(Collected data entries)
====================

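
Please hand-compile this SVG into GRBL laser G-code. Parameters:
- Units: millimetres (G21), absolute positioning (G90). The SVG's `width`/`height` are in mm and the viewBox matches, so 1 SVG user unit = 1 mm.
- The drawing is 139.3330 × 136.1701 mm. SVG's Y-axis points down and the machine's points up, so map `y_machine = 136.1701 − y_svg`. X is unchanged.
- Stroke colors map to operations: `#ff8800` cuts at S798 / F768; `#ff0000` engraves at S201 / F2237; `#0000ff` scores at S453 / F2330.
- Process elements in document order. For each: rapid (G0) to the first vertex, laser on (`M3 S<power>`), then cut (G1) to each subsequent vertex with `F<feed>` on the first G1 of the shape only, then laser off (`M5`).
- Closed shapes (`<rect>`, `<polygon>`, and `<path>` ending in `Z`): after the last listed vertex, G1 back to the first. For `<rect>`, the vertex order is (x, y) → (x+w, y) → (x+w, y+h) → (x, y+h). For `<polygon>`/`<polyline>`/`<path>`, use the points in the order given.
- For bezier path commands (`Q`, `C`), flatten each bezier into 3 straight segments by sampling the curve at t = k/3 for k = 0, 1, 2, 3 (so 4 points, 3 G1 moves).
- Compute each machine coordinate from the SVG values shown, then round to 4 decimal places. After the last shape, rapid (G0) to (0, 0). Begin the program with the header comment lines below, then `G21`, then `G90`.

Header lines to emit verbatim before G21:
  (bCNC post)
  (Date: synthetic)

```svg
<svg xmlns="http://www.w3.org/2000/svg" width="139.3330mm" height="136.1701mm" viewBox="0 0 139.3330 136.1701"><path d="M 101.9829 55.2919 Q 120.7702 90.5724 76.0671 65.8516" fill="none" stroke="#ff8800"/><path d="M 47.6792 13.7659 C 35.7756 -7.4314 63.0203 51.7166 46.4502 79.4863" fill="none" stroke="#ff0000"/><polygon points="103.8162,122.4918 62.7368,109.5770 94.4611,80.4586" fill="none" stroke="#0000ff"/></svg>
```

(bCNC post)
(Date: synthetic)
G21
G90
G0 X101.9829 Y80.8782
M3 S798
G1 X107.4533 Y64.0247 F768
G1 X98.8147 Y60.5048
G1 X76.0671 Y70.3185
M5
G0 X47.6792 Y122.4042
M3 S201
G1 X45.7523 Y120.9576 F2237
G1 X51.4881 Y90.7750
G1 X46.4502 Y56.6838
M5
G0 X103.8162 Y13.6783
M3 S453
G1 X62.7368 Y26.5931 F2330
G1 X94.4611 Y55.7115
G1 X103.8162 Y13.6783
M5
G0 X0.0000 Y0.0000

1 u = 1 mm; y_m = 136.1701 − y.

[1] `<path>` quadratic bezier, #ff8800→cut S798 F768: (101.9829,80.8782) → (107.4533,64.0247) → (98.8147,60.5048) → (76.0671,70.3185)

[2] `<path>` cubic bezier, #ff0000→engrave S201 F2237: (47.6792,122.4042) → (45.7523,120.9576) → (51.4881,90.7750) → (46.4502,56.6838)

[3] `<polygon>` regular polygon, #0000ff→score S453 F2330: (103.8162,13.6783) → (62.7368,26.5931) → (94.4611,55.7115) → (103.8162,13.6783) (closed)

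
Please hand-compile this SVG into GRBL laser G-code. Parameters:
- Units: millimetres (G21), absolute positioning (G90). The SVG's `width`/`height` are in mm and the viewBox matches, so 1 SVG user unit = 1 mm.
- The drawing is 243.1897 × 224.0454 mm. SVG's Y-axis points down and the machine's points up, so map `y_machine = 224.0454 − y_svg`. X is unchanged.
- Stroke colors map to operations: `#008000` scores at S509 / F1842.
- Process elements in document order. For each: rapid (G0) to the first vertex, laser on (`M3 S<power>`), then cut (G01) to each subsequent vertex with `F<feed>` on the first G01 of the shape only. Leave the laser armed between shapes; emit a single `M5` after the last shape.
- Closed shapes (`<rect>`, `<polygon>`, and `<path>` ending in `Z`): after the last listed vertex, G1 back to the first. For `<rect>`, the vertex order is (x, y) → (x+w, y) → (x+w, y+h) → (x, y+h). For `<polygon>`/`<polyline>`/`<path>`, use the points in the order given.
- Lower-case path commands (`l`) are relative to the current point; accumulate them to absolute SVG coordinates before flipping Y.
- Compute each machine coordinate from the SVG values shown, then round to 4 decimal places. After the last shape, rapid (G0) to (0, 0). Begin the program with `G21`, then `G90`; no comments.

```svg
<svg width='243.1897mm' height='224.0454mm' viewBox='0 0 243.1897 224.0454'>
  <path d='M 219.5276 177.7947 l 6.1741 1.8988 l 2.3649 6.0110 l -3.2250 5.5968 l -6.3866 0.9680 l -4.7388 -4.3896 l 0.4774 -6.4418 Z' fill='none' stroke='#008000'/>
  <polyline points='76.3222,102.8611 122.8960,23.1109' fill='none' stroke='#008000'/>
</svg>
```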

====================

All the lines above need to be retyped exactly, with nothing left out.

**RESPONSE TO THIS TASK:**
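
Please hand-compile this SVG into GRBL laser G-code. Parameters:
- Units: millimetres (G21), absolute positioning (G90). The SVG's `width`/`height` are in mm and the viewBox matches, so 1 SVG user unit = 1 mm.
- The drawing is 139.3330 × 136.1701 mm. SVG's Y-axis points down and the machine's points up, so map `y_machine = 136.1701 − y_svg`. X is unchanged.
- Stroke colors map to operations: `#ff8800` cuts at S798 / F768; `#ff0000` engraves at S201 / F2237; `#0000ff` scores at S453 / F2330.
- Process elements in document order. For each: rapid (G0) to the first vertex, laser on (`M3 S<power>`), then cut (G1) to each subsequent vertex with `F<feed>` on the first G1 of the shape only, then laser off (`M5`).
- Closed shapes (`<rect>`, `<polygon>`, and `<path>` ending in `Z`): after the last listed vertex, G1 back to the first. For `<rect>`, the vertex order is (x, y) → (x+w, y) → (x+w, y+h) → (x, y+h). For `<polygon>`/`<polyline>`/`<path>`, use the points in the order given.
- For bezier path commands (`Q`, `C`), flatten each bezier into 3 straight segments by sampling the curve at t = k/3 for k = 0, 1, 2, 3 (so 4 points, 3 G1 moves).
- Compute each machine coordinate from the SVG values shown, then round to 4 decimal places. After the last shape, rapid (G0) to (0, 0). Begin the program with the header comment lines below, then `G21`, then `G90`.

Header lines to emit verbatim before G21:
  (bCNC post)
  (Date: synthetic)

```svg
<svg xmlns="http://www.w3.org/2000/svg" width="139.3330mm" height="136.1701mm" viewBox="0 0 139.3330 136.1701"><path d="M 101.9829 55.2919 Q 120.7702 90.5724 76.0671 65.8516" fill="none" stroke="#ff8800"/><path d="M 47.6792 13.7659 C 35.7756 -7.4314 63.0203 51.7166 46.4502 79.4863" fill="none" stroke="#ff0000"/><polygon points="103.8162,122.4918 62.7368,109.5770 94.4611,80.4586" fill="none" stroke="#0000ff"/></svg>
```

(bCNC post)
(Date: synthetic)
G21
G90
G0 X101.9829 Y80.8782
M3 S798
G1 X107.4533 Y64.0247 F768
G1 X98.8147 Y60.5048
G1 X76.0671 Y70.3185
M5
G0 X47.6792 Y122.4042
M3 S201
G1 X45.7523 Y120.9576 F2237
G1 X51.4881 Y90.7750
G1 X46.4502 Y56.6838
M5
G0 X103.8162 Y13.6783
M3 S453
G1 X62.7368 Y26.5931 F2330
G1 X94.4611 Y55.7115
G1 X103.8162 Y13.6783
M5
G0 X0.0000 Y0.0000

1 u = 1 mm; y_m = 136.1701 − y.

[1] `<path>` quadratic bezier, #ff8800→cut S798 F768: (101.9829,80.8782) → (107.4533,64.0247) → (98.8147,60.5048) → (76.0671,70.3185)

[2] `<path>` cubic bezier, #ff0000→engrave S201 F2237: (47.6792,122.4042) → (45.7523,120.9576) → (51.4881,90.7750) → (46.4502,56.6838)

[3] `<polygon>` regular polygon, #0000ff→score S453 F2330: (103.8162,13.6783) → (62.7368,26.5931) → (94.4611,55.7115) → (103.8162,13.6783) (closed)

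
Please hand-compile this SVG into GRBL laser G-code. Parameters:
- Units: millimetres (G21), absolute positioning (G90). The SVG's `width`/`height` are in mm and the viewBox matches, so 1 SVG user unit = 1 mm.
- The drawing is 243.1897 × 224.0454 mm. SVG's Y-axis points down and the machine's points up, so map `y_machine = 224.0454 − y_svg`. X is unchanged.
- Stroke colors map to operations: `#008000` scores at S509 / F1842.
- Process elements in document order. For each: rapid (G0) to the first vertex, laser on (`M3 S<power>`), then cut (G01) to each subsequent vertex with `F<feed>` on the first G01 of the shape only. Leave the laser armed between shapes; emit a single `M5` after the last shape.
- Closed shapes (`<rect>`, `<polygon>`, and `<path>` ending in `Z`): after the last listed vertex, G1 back to the first. For `<rect>`, the vertex order is (x, y) → (x+w, y) → (x+w, y+h) → (x, y+h). For `<polygon>`/`<polyline>`/`<path>`, use the points in the order given.
- Lower-case path commands (`l`) are relative to the current point; accumulate them to absolute SVG coordinates before flipping Y.
- Compute each machine coordinate from the SVG values shown, then round to 4 decimal places. After the last shape, rapid (G0) to (0, 0). Begin the program with `G21`, then `G90`; no comments.

```svg
<svg width='243.1897mm' height='224.0454mm' viewBox='0 0 243.1897 224.0454'>
  <path d='M 219.5276 177.7947 l 6.1741 1.8988 l 2.3649 6.0110 l -3.2250 5.5968 l -6.3866 0.9680 l -4.7388 -4.3896 l 0.4774 -6.4418 Z' fill='none' stroke='#008000'/>
  <polyline points='76.3222,102.8611 122.8960,23.1109' fill='none' stroke='#008000'/>
</svg>
```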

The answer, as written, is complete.